◆ **ACTION ITEM**:
Write out again, please, the records below from the first line to the line holding "t=1: (-10, 11)", inclusive, and nothing else.

◆ **RECORD SET**:
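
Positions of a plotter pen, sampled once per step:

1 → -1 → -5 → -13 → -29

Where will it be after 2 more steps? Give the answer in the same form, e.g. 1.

The jumps are -2, -4, -8, -16 — a geometric progression with ratio 2.
step 5: -29 − 32 → -61
step 6: -61 − 64 → -125

-125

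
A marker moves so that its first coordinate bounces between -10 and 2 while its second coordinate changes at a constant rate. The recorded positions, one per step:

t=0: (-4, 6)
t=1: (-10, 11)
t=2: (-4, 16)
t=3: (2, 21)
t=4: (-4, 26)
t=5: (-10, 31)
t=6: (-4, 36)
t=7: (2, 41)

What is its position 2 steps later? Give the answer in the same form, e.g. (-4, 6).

(-10, 51)

The first coordinate reflects between -10 and 2, moving 6 per step.
  step 8: 2 → -4
  step 9: -4 → -10
The second coordinate changes by +5 each step: at step 9 it is 51.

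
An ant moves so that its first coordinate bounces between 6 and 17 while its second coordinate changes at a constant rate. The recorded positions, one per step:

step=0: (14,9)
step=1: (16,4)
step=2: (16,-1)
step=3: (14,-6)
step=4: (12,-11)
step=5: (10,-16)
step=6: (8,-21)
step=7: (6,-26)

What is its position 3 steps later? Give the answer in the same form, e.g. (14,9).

(12,-41)

The first coordinate travels 2 per step and bounces off the walls at 6 and 17.
  step 8: 6 → 8
  step 9: 8 → 10
  step 10: 10 → 12
The second coordinate changes by -5 each step: at step 10 it is -41.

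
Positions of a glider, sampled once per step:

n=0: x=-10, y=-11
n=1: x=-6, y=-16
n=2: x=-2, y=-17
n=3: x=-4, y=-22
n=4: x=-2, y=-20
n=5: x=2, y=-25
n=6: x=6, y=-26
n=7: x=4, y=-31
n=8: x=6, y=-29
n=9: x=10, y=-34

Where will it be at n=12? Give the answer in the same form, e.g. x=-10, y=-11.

The moves between consecutive positions are (+4, -5), (+4, -1), (-2, -5), (+2, +2), (+4, -5), (+4, -1), (-2, -5), (+2, +2), (+4, -5); they repeat the 4-cycle [(+4, -5), (+4, -1), (-2, -5), (+2, +2)].
step 10: apply (+4, -1) → x=14, y=-35
step 11: apply (-2, -5) → x=12, y=-40
step 12: apply (+2, +2) → x=14, y=-38

x=14, y=-38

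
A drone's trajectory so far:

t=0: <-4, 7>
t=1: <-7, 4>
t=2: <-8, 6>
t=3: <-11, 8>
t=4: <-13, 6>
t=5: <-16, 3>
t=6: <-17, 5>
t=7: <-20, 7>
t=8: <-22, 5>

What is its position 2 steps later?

<-26, 4>

Differencing gives <-3, -3>, <-1, +2>, <-3, +2>, <-2, -2>, <-3, -3>, <-1, +2>, <-3, +2>, <-2, -2>. This is the pattern <-3, -3>, <-1, +2>, <-3, +2>, <-2, -2> repeated.
step 9: apply <-3, -3> → <-25, 2>
step 10: apply <-1, +2> → <-26, 4>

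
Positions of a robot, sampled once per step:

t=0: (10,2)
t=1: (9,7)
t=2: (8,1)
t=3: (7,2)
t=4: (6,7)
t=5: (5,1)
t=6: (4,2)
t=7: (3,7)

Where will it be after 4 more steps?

(-1,1)

First: linear, -1 per step → -1 at step 11.
Second: cycles through 2, 7, 1 every 3 steps. Step 11 lands at position 2 of the cycle → 1.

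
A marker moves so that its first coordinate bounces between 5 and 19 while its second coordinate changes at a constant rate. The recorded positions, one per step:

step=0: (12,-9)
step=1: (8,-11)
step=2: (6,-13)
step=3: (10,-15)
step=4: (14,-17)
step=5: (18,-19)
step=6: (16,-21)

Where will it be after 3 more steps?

The first coordinate travels 4 per step and bounces off the walls at 5 and 19.
  step 7: 16 → 12
  step 8: 12 → 8
  step 9: 8 → 6
The second coordinate changes by -2 each step: at step 9 it is -27.

(6,-27)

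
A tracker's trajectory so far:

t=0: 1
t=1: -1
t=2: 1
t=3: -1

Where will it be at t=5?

-1

Consecutive displacements -2, +2, -2 scale by a factor of -1 each step.
step 4: -1 + 2 → 1
step 5: 1 − 2 → -1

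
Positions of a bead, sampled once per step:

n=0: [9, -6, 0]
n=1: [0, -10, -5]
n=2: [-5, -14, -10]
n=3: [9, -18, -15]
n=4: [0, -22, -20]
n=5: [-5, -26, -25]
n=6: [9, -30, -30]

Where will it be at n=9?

The first coordinate repeats the cycle [9, 0, -5] with period 3; step 9 mod 3 = 0, giving 9.
The second coordinate changes by -4 each step, so at step 9 it is -6 + 9·(-4) = -42.
The third coordinate changes by -5 each step, so at step 9 it is 0 + 9·(-5) = -45.

[9, -42, -45]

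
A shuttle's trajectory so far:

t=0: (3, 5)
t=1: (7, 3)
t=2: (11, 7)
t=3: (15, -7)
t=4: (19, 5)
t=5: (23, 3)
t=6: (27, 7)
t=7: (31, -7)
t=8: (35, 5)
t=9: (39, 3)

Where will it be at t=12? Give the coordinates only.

The first coordinate changes by +4 each step, so at step 12 it is 3 + 12·(4) = 51.
The second coordinate repeats the cycle [5, 3, 7, -7] with period 4; step 12 mod 4 = 0, giving 5.

(51, 5)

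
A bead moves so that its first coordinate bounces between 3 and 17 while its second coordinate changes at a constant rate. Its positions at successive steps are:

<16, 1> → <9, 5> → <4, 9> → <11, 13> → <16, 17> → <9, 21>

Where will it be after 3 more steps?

<16, 33>

The first coordinate travels 7 per step and bounces off the walls at 3 and 17.
  step 6: 9 → 4
  step 7: 4 → 11
  step 8: 11 → 16
The second coordinate changes by +4 each step: at step 8 it is 33.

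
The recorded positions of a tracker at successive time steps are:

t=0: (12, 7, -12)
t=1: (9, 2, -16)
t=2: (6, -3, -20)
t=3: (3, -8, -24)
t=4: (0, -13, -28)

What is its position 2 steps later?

Constant displacement of (-3, -5, -4) per step.
step 5: (0, -13, -28) + (-3, -5, -4) → (-3, -18, -32)
step 6: (-3, -18, -32) + (-3, -5, -4) → (-6, -23, -36)

(-6, -23, -36)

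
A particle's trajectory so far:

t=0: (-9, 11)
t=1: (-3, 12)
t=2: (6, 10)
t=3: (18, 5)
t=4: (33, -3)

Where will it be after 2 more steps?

(72, -28)

First differences are (+6, +1), (+9, -2), (+12, -5), (+15, -8); their common second difference is (+3, -3) (constant acceleration).
step 5: (33, -3) + (+18, -11) → (51, -14)
step 6: (51, -14) + (+21, -14) → (72, -28)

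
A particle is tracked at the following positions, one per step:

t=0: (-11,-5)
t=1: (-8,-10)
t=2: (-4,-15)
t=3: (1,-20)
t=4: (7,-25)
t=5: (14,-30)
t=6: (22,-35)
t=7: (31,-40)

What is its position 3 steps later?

Taking differences between consecutive positions: (+3,-5), (+4,-5), (+5,-5), (+6,-5), (+7,-5), (+8,-5), (+9,-5). These grow by (+1,+0) each step.
step 8: (31,-40) + (+10,-5) → (41,-45)
step 9: (41,-45) + (+11,-5) → (52,-50)
step 10: (52,-50) + (+12,-5) → (64,-55)

(64,-55)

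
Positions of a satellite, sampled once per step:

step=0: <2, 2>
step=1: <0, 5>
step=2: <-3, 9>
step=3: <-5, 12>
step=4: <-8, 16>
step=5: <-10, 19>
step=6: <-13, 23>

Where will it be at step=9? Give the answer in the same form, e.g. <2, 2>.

Step-to-step displacements: <-2, +3>, <-3, +4>, <-2, +3>, <-3, +4>, <-2, +3>, <-3, +4> — a repeating cycle of length 2.
step 7: apply <-2, +3> → <-15, 26>
step 8: apply <-3, +4> → <-18, 30>
step 9: apply <-2, +3> → <-20, 33>

<-20, 33>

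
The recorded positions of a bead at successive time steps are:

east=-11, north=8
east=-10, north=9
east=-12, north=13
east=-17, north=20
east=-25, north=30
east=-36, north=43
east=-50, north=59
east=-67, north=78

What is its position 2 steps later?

Successive displacements: (+1, +1), (-2, +4), (-5, +7), (-8, +10), (-11, +13), (-14, +16), (-17, +19) — each changes by (-3, +3).
step 8: east=-67, north=78 + (-20, +22) → east=-87, north=100
step 9: east=-87, north=100 + (-23, +25) → east=-110, north=125

east=-110, north=125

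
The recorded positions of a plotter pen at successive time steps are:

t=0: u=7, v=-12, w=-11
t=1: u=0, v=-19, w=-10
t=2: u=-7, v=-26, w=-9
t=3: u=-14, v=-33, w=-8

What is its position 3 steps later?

u=-35, v=-54, w=-5

Constant displacement of (-7,-7,+1) per step.
step 4: u=-14, v=-33, w=-8 + (-7,-7,+1) → u=-21, v=-40, w=-7
step 5: u=-21, v=-40, w=-7 + (-7,-7,+1) → u=-28, v=-47, w=-6
step 6: u=-28, v=-47, w=-6 + (-7,-7,+1) → u=-35, v=-54, w=-5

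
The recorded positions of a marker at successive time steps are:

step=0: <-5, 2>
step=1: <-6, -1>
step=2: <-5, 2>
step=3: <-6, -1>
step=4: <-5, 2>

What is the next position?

Step-to-step displacements: <-1, -3>, <+1, +3>, <-1, -3>, <+1, +3>; each is -1× the previous.
step 5: <-5, 2> + <-1, -3> → <-6, -1>

<-6, -1>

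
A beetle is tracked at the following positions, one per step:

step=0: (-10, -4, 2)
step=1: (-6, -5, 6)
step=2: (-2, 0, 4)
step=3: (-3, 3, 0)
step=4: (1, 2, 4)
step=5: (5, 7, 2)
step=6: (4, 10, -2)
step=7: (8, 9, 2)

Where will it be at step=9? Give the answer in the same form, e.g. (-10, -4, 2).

Step-to-step displacements: (+4, -1, +4), (+4, +5, -2), (-1, +3, -4), (+4, -1, +4), (+4, +5, -2), (-1, +3, -4), (+4, -1, +4) — a repeating cycle of length 3.
step 8: apply (+4, +5, -2) → (12, 14, 0)
step 9: apply (-1, +3, -4) → (11, 17, -4)

(11, 17, -4)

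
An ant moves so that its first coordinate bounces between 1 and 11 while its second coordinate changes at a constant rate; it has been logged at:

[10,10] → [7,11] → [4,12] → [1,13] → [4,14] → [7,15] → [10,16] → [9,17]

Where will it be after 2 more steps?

The first coordinate reflects between 1 and 11, moving 3 per step.
  step 8: 9 → 6
  step 9: 6 → 3
The second coordinate changes by +1 each step: at step 9 it is 19.

[3,19]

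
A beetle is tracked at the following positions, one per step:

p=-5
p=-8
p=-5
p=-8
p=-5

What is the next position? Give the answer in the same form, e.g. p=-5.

p=-8

Step-to-step displacements: -3, +3, -3, +3; each is -1× the previous.
step 5: -5 − 3 → p=-8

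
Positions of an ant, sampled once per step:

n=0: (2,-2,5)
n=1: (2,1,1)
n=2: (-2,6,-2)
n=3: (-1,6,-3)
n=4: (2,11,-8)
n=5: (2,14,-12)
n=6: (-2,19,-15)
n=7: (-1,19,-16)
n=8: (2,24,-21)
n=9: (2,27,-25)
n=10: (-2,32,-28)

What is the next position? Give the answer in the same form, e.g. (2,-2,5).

Differencing gives (+0,+3,-4), (-4,+5,-3), (+1,+0,-1), (+3,+5,-5), (+0,+3,-4), (-4,+5,-3), (+1,+0,-1), (+3,+5,-5), (+0,+3,-4), (-4,+5,-3). This is the pattern (+0,+3,-4), (-4,+5,-3), (+1,+0,-1), (+3,+5,-5) repeated.
step 11: apply (+1,+0,-1) → (-1,32,-29)

(-1,32,-29)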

◆ **REPLY**:
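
Positions of a plotter pen, sampled once per step:

1 → -1 → -5 → -13 → -29

Where will it be after 2 more steps? Give the answer in the same form, e.g. 1.

The jumps are -2, -4, -8, -16 — a geometric progression with ratio 2.
step 5: -29 − 32 → -61
step 6: -61 − 64 → -125

-125

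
A marker moves so that its first coordinate bounces between -10 and 2 while its second coordinate changes at a constant rate. The recorded positions, one per step:

t=0: (-4, 6)
t=1: (-10, 11)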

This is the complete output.